Records for this task
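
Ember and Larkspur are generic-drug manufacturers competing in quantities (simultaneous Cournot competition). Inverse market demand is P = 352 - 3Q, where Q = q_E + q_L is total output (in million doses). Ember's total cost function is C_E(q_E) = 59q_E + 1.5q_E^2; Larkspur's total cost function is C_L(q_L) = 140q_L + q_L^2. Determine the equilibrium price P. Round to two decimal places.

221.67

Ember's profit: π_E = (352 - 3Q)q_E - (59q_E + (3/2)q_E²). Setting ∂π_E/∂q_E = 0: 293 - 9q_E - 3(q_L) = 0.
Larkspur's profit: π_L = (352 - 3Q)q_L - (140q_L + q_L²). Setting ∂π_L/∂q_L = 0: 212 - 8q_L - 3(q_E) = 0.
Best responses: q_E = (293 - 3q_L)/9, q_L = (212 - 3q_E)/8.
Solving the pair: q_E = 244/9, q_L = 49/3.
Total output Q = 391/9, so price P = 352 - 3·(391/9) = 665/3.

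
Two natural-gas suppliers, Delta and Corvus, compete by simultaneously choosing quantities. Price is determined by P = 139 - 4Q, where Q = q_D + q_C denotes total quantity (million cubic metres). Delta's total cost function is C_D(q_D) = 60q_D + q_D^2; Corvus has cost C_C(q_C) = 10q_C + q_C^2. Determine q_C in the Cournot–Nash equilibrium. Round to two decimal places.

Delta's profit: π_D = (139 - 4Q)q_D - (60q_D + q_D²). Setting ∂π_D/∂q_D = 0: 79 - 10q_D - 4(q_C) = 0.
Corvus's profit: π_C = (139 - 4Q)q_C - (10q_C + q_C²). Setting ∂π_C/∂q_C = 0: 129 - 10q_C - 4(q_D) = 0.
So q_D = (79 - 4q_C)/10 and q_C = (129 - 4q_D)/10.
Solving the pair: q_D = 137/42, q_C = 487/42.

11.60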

Exercise prompt
Output all the lines above. Keep each one exact.

Written answer
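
Ember and Larkspur are generic-drug manufacturers competing in quantities (simultaneous Cournot competition). Inverse market demand is P = 352 - 3Q, where Q = q_E + q_L is total output (in million doses). Ember's total cost function is C_E(q_E) = 59q_E + 1.5q_E^2; Larkspur's total cost function is C_L(q_L) = 140q_L + q_L^2. Determine the equilibrium price P. Round to two decimal places.

221.67

Ember's profit: π_E = (352 - 3Q)q_E - (59q_E + (3/2)q_E²). Setting ∂π_E/∂q_E = 0: 293 - 9q_E - 3(q_L) = 0.
Larkspur's profit: π_L = (352 - 3Q)q_L - (140q_L + q_L²). Setting ∂π_L/∂q_L = 0: 212 - 8q_L - 3(q_E) = 0.
Best responses: q_E = (293 - 3q_L)/9, q_L = (212 - 3q_E)/8.
Solving the pair: q_E = 244/9, q_L = 49/3.
Total output Q = 391/9, so price P = 352 - 3·(391/9) = 665/3.

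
Two natural-gas suppliers, Delta and Corvus, compete by simultaneously choosing quantities. Price is determined by P = 139 - 4Q, where Q = q_D + q_C denotes total quantity (million cubic metres). Delta's total cost function is C_D(q_D) = 60q_D + q_D^2; Corvus has cost C_C(q_C) = 10q_C + q_C^2. Determine q_C in the Cournot–Nash equilibrium. Round to two decimal places.

Delta's profit: π_D = (139 - 4Q)q_D - (60q_D + q_D²). Setting ∂π_D/∂q_D = 0: 79 - 10q_D - 4(q_C) = 0.
Corvus's profit: π_C = (139 - 4Q)q_C - (10q_C + q_C²). Setting ∂π_C/∂q_C = 0: 129 - 10q_C - 4(q_D) = 0.
So q_D = (79 - 4q_C)/10 and q_C = (129 - 4q_D)/10.
Solving the pair: q_D = 137/42, q_C = 487/42.

11.60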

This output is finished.